> [Instructions for the task]
Tell me how many lines in the data include "code", and keep the reply to that number.

> [Supplied data]

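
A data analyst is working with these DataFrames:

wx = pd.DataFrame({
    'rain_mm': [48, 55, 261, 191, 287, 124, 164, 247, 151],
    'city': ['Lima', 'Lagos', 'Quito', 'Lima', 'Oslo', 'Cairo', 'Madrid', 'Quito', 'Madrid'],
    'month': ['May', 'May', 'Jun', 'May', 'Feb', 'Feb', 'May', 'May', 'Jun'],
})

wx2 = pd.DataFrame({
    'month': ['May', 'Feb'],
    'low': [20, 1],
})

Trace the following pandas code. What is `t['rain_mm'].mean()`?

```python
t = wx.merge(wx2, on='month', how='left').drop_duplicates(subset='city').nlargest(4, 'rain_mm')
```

merge on 'month' (how='left') → 9 rows:
   rain_mm    city month   low
0       48    Lima   May  20.0
1       55   Lagos   May  20.0
2      261   Quito   Jun   NaN
3      191    Lima   May  20.0
4      287    Oslo   Feb   1.0
5      124   Cairo   Feb   1.0
6      164  Madrid   May  20.0
7      247   Quito   May  20.0
8      151  Madrid   Jun   NaN
drop duplicate city (keep=first):
   rain_mm    city month   low
0       48    Lima   May  20.0
1       55   Lagos   May  20.0
2      261   Quito   Jun   NaN
4      287    Oslo   Feb   1.0
5      124   Cairo   Feb   1.0
6      164  Madrid   May  20.0
take 4 rows with largest rain_mm:
   rain_mm    city month   low
4      287    Oslo   Feb   1.0
2      261   Quito   Jun   NaN
6      164  Madrid   May  20.0
5      124   Cairo   Feb   1.0

209.0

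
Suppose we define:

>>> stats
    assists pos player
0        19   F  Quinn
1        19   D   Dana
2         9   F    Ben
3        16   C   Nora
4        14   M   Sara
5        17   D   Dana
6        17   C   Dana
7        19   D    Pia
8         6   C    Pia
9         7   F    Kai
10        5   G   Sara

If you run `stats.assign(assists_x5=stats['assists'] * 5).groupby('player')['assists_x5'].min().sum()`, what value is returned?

add column assists_x5 = stats['assists'] * 5:
    assists pos player  assists_x5
0        19   F  Quinn          95
1        19   D   Dana          95
2         9   F    Ben          45
3        16   C   Nora          80
4        14   M   Sara          70
5        17   D   Dana          85
6        17   C   Dana          85
7        19   D    Pia          95
8         6   C    Pia          30
9         7   F    Kai          35
10        5   G   Sara          25
group by player, min of assists_x5:
player
Ben      45
Dana     85
Kai      35
Nora     80
Pia      30
Quinn    95
Sara     25
Name: assists_x5, dtype: int64

395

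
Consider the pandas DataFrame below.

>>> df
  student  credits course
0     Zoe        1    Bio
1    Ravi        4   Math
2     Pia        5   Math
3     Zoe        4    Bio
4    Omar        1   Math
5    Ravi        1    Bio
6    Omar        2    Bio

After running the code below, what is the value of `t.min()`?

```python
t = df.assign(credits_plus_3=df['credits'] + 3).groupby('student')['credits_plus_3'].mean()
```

4.5

add column credits_plus_3 = df['credits'] + 3:
  student  credits course  credits_plus_3
0     Zoe        1    Bio               4
1    Ravi        4   Math               7
2     Pia        5   Math               8
3     Zoe        4    Bio               7
4    Omar        1   Math               4
5    Ravi        1    Bio               4
6    Omar        2    Bio               5
group by student, mean of credits_plus_3:
student
Omar    4.5
Pia     8.0
Ravi    5.5
Zoe     5.5
Name: credits_plus_3, dtype: float64
So min() = 4.5.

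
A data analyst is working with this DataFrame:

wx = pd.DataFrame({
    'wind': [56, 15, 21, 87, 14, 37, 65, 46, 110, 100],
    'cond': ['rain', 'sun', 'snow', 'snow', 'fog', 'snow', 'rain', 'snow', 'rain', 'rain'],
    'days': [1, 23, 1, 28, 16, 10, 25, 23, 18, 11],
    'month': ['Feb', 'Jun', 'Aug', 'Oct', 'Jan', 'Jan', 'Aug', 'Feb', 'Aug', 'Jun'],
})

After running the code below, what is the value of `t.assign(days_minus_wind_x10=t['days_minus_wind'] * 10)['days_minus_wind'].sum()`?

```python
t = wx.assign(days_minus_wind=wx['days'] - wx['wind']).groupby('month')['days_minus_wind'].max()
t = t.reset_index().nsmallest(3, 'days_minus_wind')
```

add column days_minus_wind = wx['days'] - wx['wind']:
   wind  cond  days month  days_minus_wind
0    56  rain     1   Feb              -55
1    15   sun    23   Jun                8
2    21  snow     1   Aug              -20
3    87  snow    28   Oct              -59
4    14   fog    16   Jan                2
5    37  snow    10   Jan              -27
6    65  rain    25   Aug              -40
7    46  snow    23   Feb              -23
8   110  rain    18   Aug              -92
9   100  rain    11   Jun              -89
group by month, max of days_minus_wind:
month
Aug   -20
Feb   -23
Jan     2
Jun     8
Oct   -59
Name: days_minus_wind, dtype: int64
reset_index():
  month  days_minus_wind
0   Aug              -20
1   Feb              -23
2   Jan                2
3   Jun                8
4   Oct              -59
take 3 rows with smallest days_minus_wind:
  month  days_minus_wind
4   Oct              -59
1   Feb              -23
0   Aug              -20
add column days_minus_wind_x10 = t['days_minus_wind'] * 10:
  month  days_minus_wind  days_minus_wind_x10
4   Oct              -59                 -590
1   Feb              -23                 -230
0   Aug              -20                 -200

-102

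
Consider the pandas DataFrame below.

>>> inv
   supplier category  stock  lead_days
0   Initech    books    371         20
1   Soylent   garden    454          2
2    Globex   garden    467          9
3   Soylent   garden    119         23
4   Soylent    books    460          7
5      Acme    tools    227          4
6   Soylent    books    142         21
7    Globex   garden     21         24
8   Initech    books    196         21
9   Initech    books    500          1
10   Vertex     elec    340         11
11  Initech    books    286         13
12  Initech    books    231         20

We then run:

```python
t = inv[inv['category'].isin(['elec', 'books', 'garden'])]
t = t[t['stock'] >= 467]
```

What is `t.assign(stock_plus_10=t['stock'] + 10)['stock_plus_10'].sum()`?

filter rows where category in ['elec', 'books', 'garden']:
   supplier category  stock  lead_days
0   Initech    books    371         20
1   Soylent   garden    454          2
2    Globex   garden    467          9
3   Soylent   garden    119         23
4   Soylent    books    460          7
6   Soylent    books    142         21
7    Globex   garden     21         24
8   Initech    books    196         21
9   Initech    books    500          1
10   Vertex     elec    340         11
11  Initech    books    286         13
12  Initech    books    231         20
filter rows where stock >= 467:
  supplier category  stock  lead_days
2   Globex   garden    467          9
9  Initech    books    500          1
add column stock_plus_10 = t['stock'] + 10:
  supplier category  stock  lead_days  stock_plus_10
2   Globex   garden    467          9            477
9  Initech    books    500          1            510

987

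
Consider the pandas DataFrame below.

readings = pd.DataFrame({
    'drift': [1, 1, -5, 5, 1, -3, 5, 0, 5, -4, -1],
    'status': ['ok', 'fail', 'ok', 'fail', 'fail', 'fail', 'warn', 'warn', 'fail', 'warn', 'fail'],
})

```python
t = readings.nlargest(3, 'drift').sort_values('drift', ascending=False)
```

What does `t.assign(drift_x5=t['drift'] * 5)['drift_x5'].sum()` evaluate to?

75

take 3 rows with largest drift:
   drift status
3      5   fail
6      5   warn
8      5   fail
sort by drift descending:
   drift status
3      5   fail
6      5   warn
8      5   fail
add column drift_x5 = t['drift'] * 5:
   drift status  drift_x5
3      5   fail        25
6      5   warn        25
8      5   fail        25
So sum() = 75.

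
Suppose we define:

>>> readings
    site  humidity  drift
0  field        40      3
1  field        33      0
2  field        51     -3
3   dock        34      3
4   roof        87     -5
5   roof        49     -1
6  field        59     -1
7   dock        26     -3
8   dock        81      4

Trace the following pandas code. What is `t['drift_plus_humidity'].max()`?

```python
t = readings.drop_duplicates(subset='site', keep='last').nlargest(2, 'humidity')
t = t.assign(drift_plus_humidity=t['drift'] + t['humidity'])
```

85

drop duplicate site (keep=last):
    site  humidity  drift
5   roof        49     -1
6  field        59     -1
8   dock        81      4
take 2 rows with largest humidity:
    site  humidity  drift
8   dock        81      4
6  field        59     -1
add column drift_plus_humidity = t['drift'] + t['humidity']:
    site  humidity  drift  drift_plus_humidity
8   dock        81      4                   85
6  field        59     -1                   58
Taking the max of column 'drift_plus_humidity' gives 85.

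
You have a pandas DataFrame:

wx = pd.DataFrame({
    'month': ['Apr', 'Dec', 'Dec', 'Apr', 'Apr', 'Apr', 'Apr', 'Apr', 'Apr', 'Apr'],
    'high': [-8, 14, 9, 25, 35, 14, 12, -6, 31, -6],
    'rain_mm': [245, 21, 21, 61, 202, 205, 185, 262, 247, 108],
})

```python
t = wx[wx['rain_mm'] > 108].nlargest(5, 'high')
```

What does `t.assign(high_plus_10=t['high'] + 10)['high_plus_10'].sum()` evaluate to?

136

filter rows where rain_mm > 108:
  month  high  rain_mm
0   Apr    -8      245
4   Apr    35      202
5   Apr    14      205
6   Apr    12      185
7   Apr    -6      262
8   Apr    31      247
take 5 rows with largest high:
  month  high  rain_mm
4   Apr    35      202
8   Apr    31      247
5   Apr    14      205
6   Apr    12      185
7   Apr    -6      262
add column high_plus_10 = t['high'] + 10:
  month  high  rain_mm  high_plus_10
4   Apr    35      202            45
8   Apr    31      247            41
5   Apr    14      205            24
6   Apr    12      185            22
7   Apr    -6      262             4
Finally, sum of column 'high_plus_10' = 136.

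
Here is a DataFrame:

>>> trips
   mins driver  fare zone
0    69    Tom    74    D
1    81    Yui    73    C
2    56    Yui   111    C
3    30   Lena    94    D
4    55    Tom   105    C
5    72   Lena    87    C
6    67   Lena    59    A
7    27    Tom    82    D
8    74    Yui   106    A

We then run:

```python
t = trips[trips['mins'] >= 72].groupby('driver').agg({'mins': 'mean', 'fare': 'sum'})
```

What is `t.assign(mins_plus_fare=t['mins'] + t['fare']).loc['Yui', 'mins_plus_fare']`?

filter rows where mins >= 72:
   mins driver  fare zone
1    81    Yui    73    C
5    72   Lena    87    C
8    74    Yui   106    A
group by driver: mean(mins), sum(fare):
        mins  fare
driver            
Lena    72.0    87
Yui     77.5   179
add column mins_plus_fare = t['mins'] + t['fare']:
        mins  fare  mins_plus_fare
driver                            
Lena    72.0    87           159.0
Yui     77.5   179           256.5

256.5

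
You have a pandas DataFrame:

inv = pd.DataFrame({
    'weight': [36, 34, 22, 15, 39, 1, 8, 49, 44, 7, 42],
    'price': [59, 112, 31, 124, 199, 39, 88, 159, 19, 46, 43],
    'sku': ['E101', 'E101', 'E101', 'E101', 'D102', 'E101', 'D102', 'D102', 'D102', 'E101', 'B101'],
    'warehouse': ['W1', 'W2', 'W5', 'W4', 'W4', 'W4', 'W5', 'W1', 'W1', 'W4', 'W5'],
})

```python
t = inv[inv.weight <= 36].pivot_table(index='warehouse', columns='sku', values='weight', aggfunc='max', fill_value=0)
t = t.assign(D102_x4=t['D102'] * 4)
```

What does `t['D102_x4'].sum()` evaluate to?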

> [Written answer]
4